• _Source data_:
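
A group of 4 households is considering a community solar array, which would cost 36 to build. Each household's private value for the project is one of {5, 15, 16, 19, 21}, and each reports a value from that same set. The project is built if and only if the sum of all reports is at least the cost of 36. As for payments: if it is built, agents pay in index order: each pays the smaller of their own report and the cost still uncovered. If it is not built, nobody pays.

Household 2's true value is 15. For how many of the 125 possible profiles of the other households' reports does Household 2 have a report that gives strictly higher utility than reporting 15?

Others report (5, 5, 21): truth gives 0; report 5 gives 10 > 0. Violating.
Others report (5, 15, 15): truth gives 0; report 5 gives 10 > 0. Violating.
Others report (5, 15, 16): truth gives 0; report 5 gives 10 > 0. Violating.
Others report (5, 15, 19): truth gives 0; report 5 gives 10 > 0. Violating.
Others report (5, 5, 5): truth gives 0; no alternative beats it.
Others report (5, 5, 15): truth gives 0; no alternative beats it.
(Checking all 125 profiles: 115 have a profitable deviation, 10 do not.)

115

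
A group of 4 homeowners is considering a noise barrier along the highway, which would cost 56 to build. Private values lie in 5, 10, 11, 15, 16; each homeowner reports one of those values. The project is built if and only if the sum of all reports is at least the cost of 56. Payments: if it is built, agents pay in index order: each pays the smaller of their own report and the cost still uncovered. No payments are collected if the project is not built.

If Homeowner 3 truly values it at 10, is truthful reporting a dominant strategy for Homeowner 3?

Check each profile of the others' reports and compare truth against every alternative report.
Others report (5, 5, 5): truth gives 0, best alternative gives 0.
Others report (5, 5, 10): truth gives 0, best alternative gives 0.
Others report (5, 5, 11): truth gives 0, best alternative gives 0.
Others report (5, 5, 15): truth gives 0, best alternative gives 0.
Others report (5, 5, 16): truth gives 0, best alternative gives 0.
Others report (5, 10, 5): truth gives 0, best alternative gives 0.
(Remaining 119 profiles checked similarly; truth is weakly best in each.)
In every case the truthful report is at least as good as any alternative, so it is a dominant strategy.

Yes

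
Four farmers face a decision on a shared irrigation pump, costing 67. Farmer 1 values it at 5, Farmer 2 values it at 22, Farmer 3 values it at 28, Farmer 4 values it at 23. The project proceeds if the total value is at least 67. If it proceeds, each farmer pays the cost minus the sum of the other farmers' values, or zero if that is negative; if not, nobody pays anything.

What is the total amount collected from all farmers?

Total value 78 ≥ cost 67, so it is built.
Farmer 1: others sum to 73; max(0, 67 - 73) = 0.
Farmer 2: others sum to 56; max(0, 67 - 56) = 11.
Farmer 3: others sum to 50; max(0, 67 - 50) = 17.
Farmer 4: others sum to 55; max(0, 67 - 55) = 12.
Total collected = 0 + 11 + 17 + 12 = 40.

40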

• _What you should do_: Return exactly, and only, the lines above starting at the line that contains "Household 2's true" and ending at the line that contains "A group of 4 homeowners".

• _Reply_:
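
Household 2's true value is 15. For how many of the 125 possible profiles of the other households' reports does Household 2 have a report that gives strictly higher utility than reporting 15?

Others report (5, 5, 21): truth gives 0; report 5 gives 10 > 0. Violating.
Others report (5, 15, 15): truth gives 0; report 5 gives 10 > 0. Violating.
Others report (5, 15, 16): truth gives 0; report 5 gives 10 > 0. Violating.
Others report (5, 15, 19): truth gives 0; report 5 gives 10 > 0. Violating.
Others report (5, 5, 5): truth gives 0; no alternative beats it.
Others report (5, 5, 15): truth gives 0; no alternative beats it.
(Checking all 125 profiles: 115 have a profitable deviation, 10 do not.)

115

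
A group of 4 homeowners is considering a noise barrier along the highway, which would cost 56 to build. Private values lie in 5, 10, 11, 15, 16; each homeowner reports one of those values. The project is built if and only if the sum of all reports is at least the cost of 56. Payments: if it is built, agents pay in index order: each pays the smaller of their own report and the cost still uncovered. No payments are collected if the project is not built.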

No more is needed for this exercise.